Data extracted from a collection
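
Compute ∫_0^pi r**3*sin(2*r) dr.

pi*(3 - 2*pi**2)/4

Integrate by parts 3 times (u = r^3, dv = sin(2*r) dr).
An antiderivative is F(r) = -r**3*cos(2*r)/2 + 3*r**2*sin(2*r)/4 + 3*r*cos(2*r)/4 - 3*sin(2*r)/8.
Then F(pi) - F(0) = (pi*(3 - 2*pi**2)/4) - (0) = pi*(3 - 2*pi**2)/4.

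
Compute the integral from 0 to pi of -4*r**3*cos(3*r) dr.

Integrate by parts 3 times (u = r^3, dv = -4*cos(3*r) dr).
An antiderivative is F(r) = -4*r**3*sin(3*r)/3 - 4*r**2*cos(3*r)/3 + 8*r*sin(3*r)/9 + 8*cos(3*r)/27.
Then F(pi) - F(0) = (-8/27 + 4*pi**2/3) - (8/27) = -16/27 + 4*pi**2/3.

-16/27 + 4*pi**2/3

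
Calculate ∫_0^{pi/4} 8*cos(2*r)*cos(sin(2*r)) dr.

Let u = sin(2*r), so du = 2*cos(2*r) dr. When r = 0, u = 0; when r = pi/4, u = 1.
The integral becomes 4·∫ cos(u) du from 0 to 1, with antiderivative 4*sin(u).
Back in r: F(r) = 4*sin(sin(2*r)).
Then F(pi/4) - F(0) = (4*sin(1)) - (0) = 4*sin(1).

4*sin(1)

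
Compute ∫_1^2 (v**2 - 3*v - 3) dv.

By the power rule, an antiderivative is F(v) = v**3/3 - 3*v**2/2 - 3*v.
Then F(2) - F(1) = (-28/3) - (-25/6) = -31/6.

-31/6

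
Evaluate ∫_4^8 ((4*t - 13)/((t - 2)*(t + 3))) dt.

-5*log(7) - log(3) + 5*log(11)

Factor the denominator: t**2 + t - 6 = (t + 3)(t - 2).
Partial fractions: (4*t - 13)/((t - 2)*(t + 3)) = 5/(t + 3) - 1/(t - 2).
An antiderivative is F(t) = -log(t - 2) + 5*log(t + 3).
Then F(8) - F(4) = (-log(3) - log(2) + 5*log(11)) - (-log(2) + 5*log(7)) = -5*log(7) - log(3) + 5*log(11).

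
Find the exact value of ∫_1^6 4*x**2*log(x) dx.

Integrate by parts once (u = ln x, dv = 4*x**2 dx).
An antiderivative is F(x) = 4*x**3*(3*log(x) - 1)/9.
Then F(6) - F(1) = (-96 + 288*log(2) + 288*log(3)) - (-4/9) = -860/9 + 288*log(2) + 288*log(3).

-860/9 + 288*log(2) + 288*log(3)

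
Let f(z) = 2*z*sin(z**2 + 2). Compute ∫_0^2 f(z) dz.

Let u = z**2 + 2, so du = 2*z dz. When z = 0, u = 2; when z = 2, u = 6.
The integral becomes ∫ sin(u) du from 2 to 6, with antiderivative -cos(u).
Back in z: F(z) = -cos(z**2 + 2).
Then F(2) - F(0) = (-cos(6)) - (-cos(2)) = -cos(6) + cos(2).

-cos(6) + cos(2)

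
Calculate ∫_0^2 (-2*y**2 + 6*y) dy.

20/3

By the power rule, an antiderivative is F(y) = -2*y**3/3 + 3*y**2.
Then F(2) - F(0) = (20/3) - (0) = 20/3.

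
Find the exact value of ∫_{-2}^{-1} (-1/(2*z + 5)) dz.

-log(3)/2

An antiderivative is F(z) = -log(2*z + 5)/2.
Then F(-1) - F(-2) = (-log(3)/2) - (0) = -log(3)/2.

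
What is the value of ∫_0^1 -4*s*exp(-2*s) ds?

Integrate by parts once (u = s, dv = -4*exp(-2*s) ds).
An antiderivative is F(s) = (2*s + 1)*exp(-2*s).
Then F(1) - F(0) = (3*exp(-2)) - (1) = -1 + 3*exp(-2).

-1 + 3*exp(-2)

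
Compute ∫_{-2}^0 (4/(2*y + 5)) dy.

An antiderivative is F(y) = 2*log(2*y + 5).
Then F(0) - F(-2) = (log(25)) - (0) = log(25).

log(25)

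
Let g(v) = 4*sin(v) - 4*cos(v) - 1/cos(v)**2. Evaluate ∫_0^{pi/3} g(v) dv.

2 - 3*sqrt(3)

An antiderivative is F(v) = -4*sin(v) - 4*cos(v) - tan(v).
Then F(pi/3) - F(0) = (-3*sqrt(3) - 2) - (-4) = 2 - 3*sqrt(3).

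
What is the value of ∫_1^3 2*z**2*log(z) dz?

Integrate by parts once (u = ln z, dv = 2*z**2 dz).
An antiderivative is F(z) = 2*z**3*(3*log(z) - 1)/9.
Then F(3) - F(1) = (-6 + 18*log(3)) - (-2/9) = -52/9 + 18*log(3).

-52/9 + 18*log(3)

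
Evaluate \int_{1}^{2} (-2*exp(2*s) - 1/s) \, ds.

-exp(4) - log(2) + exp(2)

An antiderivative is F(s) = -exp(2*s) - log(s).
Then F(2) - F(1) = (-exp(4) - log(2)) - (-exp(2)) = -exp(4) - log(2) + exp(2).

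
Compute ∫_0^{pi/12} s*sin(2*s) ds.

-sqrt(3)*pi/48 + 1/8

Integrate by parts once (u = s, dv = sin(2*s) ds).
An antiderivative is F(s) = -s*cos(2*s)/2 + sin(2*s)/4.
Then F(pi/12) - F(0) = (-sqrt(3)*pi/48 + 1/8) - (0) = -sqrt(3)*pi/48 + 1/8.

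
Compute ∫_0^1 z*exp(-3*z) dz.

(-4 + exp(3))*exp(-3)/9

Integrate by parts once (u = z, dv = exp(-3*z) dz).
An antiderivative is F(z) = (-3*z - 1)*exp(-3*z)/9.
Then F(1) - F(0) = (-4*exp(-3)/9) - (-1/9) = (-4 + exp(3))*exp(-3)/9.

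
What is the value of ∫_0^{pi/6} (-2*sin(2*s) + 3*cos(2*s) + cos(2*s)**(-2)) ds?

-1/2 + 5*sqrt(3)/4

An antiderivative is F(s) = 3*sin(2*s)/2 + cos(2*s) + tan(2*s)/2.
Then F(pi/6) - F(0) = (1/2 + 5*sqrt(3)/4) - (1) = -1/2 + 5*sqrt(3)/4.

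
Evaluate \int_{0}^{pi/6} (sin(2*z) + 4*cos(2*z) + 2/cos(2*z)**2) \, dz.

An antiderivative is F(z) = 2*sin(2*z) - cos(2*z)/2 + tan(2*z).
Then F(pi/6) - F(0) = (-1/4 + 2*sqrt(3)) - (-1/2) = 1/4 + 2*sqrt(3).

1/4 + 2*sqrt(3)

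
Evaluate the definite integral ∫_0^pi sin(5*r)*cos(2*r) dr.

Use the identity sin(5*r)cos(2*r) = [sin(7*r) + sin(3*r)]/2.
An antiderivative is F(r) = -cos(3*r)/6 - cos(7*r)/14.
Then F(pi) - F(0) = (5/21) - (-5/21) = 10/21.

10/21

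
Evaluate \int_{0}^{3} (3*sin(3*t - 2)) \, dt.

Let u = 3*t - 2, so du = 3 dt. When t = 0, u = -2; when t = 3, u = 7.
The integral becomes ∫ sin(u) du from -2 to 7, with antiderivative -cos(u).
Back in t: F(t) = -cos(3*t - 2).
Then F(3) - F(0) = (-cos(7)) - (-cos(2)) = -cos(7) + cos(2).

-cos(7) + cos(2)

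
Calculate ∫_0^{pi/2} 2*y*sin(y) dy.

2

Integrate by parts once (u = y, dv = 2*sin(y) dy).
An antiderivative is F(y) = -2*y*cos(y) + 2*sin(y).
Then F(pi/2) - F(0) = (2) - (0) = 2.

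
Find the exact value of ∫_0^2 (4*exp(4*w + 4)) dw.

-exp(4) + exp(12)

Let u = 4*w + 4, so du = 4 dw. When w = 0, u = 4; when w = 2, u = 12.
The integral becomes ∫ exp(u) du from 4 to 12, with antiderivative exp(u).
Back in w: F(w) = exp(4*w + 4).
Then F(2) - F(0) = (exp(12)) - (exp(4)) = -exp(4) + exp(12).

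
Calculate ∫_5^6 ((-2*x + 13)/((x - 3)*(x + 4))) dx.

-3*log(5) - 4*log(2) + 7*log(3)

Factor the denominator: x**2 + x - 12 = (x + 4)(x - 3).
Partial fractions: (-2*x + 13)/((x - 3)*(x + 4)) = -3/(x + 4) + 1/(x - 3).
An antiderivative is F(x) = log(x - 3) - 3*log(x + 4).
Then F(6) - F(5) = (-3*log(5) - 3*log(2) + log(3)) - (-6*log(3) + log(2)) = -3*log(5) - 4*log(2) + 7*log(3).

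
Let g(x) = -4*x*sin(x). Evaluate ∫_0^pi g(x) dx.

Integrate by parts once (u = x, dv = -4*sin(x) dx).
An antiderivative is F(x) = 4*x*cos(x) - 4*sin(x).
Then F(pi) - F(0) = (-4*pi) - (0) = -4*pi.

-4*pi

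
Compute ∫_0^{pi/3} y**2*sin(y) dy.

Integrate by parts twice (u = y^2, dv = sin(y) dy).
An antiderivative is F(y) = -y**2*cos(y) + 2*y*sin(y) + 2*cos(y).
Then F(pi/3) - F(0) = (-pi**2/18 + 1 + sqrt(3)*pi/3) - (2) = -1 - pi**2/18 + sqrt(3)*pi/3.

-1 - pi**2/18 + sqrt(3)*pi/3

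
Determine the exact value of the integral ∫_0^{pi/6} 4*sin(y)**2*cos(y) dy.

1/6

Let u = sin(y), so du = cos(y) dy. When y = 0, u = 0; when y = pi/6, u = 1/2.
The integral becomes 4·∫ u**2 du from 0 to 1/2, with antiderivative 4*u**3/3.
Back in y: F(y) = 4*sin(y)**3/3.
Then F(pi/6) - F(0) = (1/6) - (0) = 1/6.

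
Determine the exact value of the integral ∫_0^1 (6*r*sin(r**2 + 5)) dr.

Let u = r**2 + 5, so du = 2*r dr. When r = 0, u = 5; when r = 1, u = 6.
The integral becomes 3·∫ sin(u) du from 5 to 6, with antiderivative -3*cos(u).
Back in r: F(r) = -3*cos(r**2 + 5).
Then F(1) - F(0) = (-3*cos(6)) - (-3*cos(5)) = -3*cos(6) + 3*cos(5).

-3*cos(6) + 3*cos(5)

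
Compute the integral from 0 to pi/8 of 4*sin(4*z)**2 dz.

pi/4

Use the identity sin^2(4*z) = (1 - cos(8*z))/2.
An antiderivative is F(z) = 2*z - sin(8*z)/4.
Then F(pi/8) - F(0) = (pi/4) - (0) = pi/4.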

What this task involves
Please write out exactly the line containing "Find the exact value of ∫_0^2" and every line after it through the end of the records, nothing more.

Worked solution
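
Find the exact value of ∫_0^2 (4*exp(4*w + 4)) dw.

-exp(4) + exp(12)

Let u = 4*w + 4, so du = 4 dw. When w = 0, u = 4; when w = 2, u = 12.
The integral becomes ∫ exp(u) du from 4 to 12, with antiderivative exp(u).
Back in w: F(w) = exp(4*w + 4).
Then F(2) - F(0) = (exp(12)) - (exp(4)) = -exp(4) + exp(12).

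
Calculate ∫_5^6 ((-2*x + 13)/((x - 3)*(x + 4))) dx.

-3*log(5) - 4*log(2) + 7*log(3)

Factor the denominator: x**2 + x - 12 = (x + 4)(x - 3).
Partial fractions: (-2*x + 13)/((x - 3)*(x + 4)) = -3/(x + 4) + 1/(x - 3).
An antiderivative is F(x) = log(x - 3) - 3*log(x + 4).
Then F(6) - F(5) = (-3*log(5) - 3*log(2) + log(3)) - (-6*log(3) + log(2)) = -3*log(5) - 4*log(2) + 7*log(3).

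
Let g(x) = -4*x*sin(x). Evaluate ∫_0^pi g(x) dx.

Integrate by parts once (u = x, dv = -4*sin(x) dx).
An antiderivative is F(x) = 4*x*cos(x) - 4*sin(x).
Then F(pi) - F(0) = (-4*pi) - (0) = -4*pi.

-4*pi

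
Compute ∫_0^{pi/3} y**2*sin(y) dy.

Integrate by parts twice (u = y^2, dv = sin(y) dy).
An antiderivative is F(y) = -y**2*cos(y) + 2*y*sin(y) + 2*cos(y).
Then F(pi/3) - F(0) = (-pi**2/18 + 1 + sqrt(3)*pi/3) - (2) = -1 - pi**2/18 + sqrt(3)*pi/3.

-1 - pi**2/18 + sqrt(3)*pi/3

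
Determine the exact value of the integral ∫_0^{pi/6} 4*sin(y)**2*cos(y) dy.

1/6

Let u = sin(y), so du = cos(y) dy. When y = 0, u = 0; when y = pi/6, u = 1/2.
The integral becomes 4·∫ u**2 du from 0 to 1/2, with antiderivative 4*u**3/3.
Back in y: F(y) = 4*sin(y)**3/3.
Then F(pi/6) - F(0) = (1/6) - (0) = 1/6.

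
Determine the exact value of the integral ∫_0^1 (6*r*sin(r**2 + 5)) dr.

Let u = r**2 + 5, so du = 2*r dr. When r = 0, u = 5; when r = 1, u = 6.
The integral becomes 3·∫ sin(u) du from 5 to 6, with antiderivative -3*cos(u).
Back in r: F(r) = -3*cos(r**2 + 5).
Then F(1) - F(0) = (-3*cos(6)) - (-3*cos(5)) = -3*cos(6) + 3*cos(5).

-3*cos(6) + 3*cos(5)

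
Compute the integral from 0 to pi/8 of 4*sin(4*z)**2 dz.

pi/4

Use the identity sin^2(4*z) = (1 - cos(8*z))/2.
An antiderivative is F(z) = 2*z - sin(8*z)/4.
Then F(pi/8) - F(0) = (pi/4) - (0) = pi/4.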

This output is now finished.